Activity: With nothing left out, repeat every entry exactly.
[Opening Entries supplied section]
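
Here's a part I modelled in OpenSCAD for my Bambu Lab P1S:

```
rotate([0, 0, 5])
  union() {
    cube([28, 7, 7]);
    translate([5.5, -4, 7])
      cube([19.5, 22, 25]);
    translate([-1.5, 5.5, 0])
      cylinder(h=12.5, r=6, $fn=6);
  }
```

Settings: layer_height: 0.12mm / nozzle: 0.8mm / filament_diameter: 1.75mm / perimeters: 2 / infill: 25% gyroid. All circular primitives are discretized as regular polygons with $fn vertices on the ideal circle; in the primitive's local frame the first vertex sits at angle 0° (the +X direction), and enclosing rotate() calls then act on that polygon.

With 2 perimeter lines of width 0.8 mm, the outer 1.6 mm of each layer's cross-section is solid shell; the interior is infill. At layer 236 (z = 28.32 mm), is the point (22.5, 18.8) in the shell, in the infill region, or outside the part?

At z = 28.32 mm: the cube is not intersected at this z (z outside [0, 7]); the 19.5×22 cube at (5.5, -4) contributes its full rectangle; the cylinder at (-1.5, 5.5) is not intersected at this z (z outside [0, 12.5]); Taking the union: only the 19.5×22 cube at (5.5, -4) is present, so the union is just that shape — 1 connected region; (rotated 5° about Z; rotation is an isometry so areas/perimeters/island counts are preserved). Overall, the cross-section is a single solid region. Undo the 5° rotation: the query point maps to (24.053, 16.767) in the un-rotated model frame. The nearest boundary edge runs (25.00, -4.00)→(25.00, 18.00); distance from the point to it = 0.95 mm. The point is inside the cross-section, 0.95 mm from the nearest boundary — within the 1.6 mm shell band (2 × 0.8).

shell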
[Closing Entries supplied section]
Result of this task:
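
Here's a part I modelled in OpenSCAD for my Bambu Lab P1S:

```
rotate([0, 0, 5])
  union() {
    cube([28, 7, 7]);
    translate([5.5, -4, 7])
      cube([19.5, 22, 25]);
    translate([-1.5, 5.5, 0])
      cylinder(h=12.5, r=6, $fn=6);
  }
```

Settings: layer_height: 0.12mm / nozzle: 0.8mm / filament_diameter: 1.75mm / perimeters: 2 / infill: 25% gyroid. All circular primitives are discretized as regular polygons with $fn vertices on the ideal circle; in the primitive's local frame the first vertex sits at angle 0° (the +X direction), and enclosing rotate() calls then act on that polygon.

With 2 perimeter lines of width 0.8 mm, the outer 1.6 mm of each layer's cross-section is solid shell; the interior is infill. At layer 236 (z = 28.32 mm), is the point (22.5, 18.8) in the shell, in the infill region, or outside the part?

At z = 28.32 mm: the cube is not intersected at this z (z outside [0, 7]); the 19.5×22 cube at (5.5, -4) contributes its full rectangle; the cylinder at (-1.5, 5.5) is not intersected at this z (z outside [0, 12.5]); Taking the union: only the 19.5×22 cube at (5.5, -4) is present, so the union is just that shape — 1 connected region; (rotated 5° about Z; rotation is an isometry so areas/perimeters/island counts are preserved). Overall, the cross-section is a single solid region. Undo the 5° rotation: the query point maps to (24.053, 16.767) in the un-rotated model frame. The nearest boundary edge runs (25.00, -4.00)→(25.00, 18.00); distance from the point to it = 0.95 mm. The point is inside the cross-section, 0.95 mm from the nearest boundary — within the 1.6 mm shell band (2 × 0.8).

shell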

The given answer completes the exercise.